- _Task details_
Please transcribe the following records in full, exactly as given.

- _Provided records_
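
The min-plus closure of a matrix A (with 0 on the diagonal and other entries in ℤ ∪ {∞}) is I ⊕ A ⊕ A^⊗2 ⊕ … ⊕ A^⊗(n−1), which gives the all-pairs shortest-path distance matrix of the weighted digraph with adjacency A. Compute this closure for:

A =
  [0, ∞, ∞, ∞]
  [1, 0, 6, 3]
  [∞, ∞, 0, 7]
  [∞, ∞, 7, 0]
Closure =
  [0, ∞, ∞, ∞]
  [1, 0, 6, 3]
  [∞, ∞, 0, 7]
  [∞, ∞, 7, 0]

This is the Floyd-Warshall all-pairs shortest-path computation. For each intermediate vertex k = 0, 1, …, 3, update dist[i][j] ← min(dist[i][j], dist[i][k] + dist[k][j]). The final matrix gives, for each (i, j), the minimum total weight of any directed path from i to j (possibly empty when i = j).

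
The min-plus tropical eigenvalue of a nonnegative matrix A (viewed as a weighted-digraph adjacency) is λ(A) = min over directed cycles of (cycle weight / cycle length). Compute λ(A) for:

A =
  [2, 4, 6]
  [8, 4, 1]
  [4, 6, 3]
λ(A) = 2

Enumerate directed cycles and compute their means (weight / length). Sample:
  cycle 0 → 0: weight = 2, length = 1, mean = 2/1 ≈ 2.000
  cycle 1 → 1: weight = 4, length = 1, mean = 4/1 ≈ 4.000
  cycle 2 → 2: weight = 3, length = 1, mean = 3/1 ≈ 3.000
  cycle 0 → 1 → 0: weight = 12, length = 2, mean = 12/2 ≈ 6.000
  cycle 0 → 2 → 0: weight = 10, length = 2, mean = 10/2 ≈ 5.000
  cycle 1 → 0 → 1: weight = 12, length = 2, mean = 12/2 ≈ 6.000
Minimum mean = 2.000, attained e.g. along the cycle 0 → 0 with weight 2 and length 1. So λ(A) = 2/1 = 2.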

- _Answer space_
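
The min-plus closure of a matrix A (with 0 on the diagonal and other entries in ℤ ∪ {∞}) is I ⊕ A ⊕ A^⊗2 ⊕ … ⊕ A^⊗(n−1), which gives the all-pairs shortest-path distance matrix of the weighted digraph with adjacency A. Compute this closure for:

A =
  [0, ∞, ∞, ∞]
  [1, 0, 6, 3]
  [∞, ∞, 0, 7]
  [∞, ∞, 7, 0]
Closure =
  [0, ∞, ∞, ∞]
  [1, 0, 6, 3]
  [∞, ∞, 0, 7]
  [∞, ∞, 7, 0]

This is the Floyd-Warshall all-pairs shortest-path computation. For each intermediate vertex k = 0, 1, …, 3, update dist[i][j] ← min(dist[i][j], dist[i][k] + dist[k][j]). The final matrix gives, for each (i, j), the minimum total weight of any directed path from i to j (possibly empty when i = j).

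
The min-plus tropical eigenvalue of a nonnegative matrix A (viewed as a weighted-digraph adjacency) is λ(A) = min over directed cycles of (cycle weight / cycle length). Compute λ(A) for:

A =
  [2, 4, 6]
  [8, 4, 1]
  [4, 6, 3]
λ(A) = 2

Enumerate directed cycles and compute their means (weight / length). Sample:
  cycle 0 → 0: weight = 2, length = 1, mean = 2/1 ≈ 2.000
  cycle 1 → 1: weight = 4, length = 1, mean = 4/1 ≈ 4.000
  cycle 2 → 2: weight = 3, length = 1, mean = 3/1 ≈ 3.000
  cycle 0 → 1 → 0: weight = 12, length = 2, mean = 12/2 ≈ 6.000
  cycle 0 → 2 → 0: weight = 10, length = 2, mean = 10/2 ≈ 5.000
  cycle 1 → 0 → 1: weight = 12, length = 2, mean = 12/2 ≈ 6.000
Minimum mean = 2.000, attained e.g. along the cycle 0 → 0 with weight 2 and length 1. So λ(A) = 2/1 = 2.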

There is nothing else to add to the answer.